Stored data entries
================
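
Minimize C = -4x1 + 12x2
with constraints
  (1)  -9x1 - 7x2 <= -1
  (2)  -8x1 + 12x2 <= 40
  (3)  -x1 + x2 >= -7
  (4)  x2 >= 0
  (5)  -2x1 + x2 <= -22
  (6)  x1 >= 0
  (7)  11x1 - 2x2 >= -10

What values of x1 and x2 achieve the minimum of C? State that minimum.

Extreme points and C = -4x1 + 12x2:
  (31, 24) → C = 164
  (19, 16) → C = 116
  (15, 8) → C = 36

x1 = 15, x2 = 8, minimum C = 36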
================
▶ _Assignment_
Your answer must consist of every line above, reproduced exactly.

▶ _Exercise solution_
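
Minimize C = -4x1 + 12x2
with constraints
  (1)  -9x1 - 7x2 <= -1
  (2)  -8x1 + 12x2 <= 40
  (3)  -x1 + x2 >= -7
  (4)  x2 >= 0
  (5)  -2x1 + x2 <= -22
  (6)  x1 >= 0
  (7)  11x1 - 2x2 >= -10

What values of x1 and x2 achieve the minimum of C? State that minimum.

Extreme points and C = -4x1 + 12x2:
  (31, 24) → C = 164
  (19, 16) → C = 116
  (15, 8) → C = 36

x1 = 15, x2 = 8, minimum C = 36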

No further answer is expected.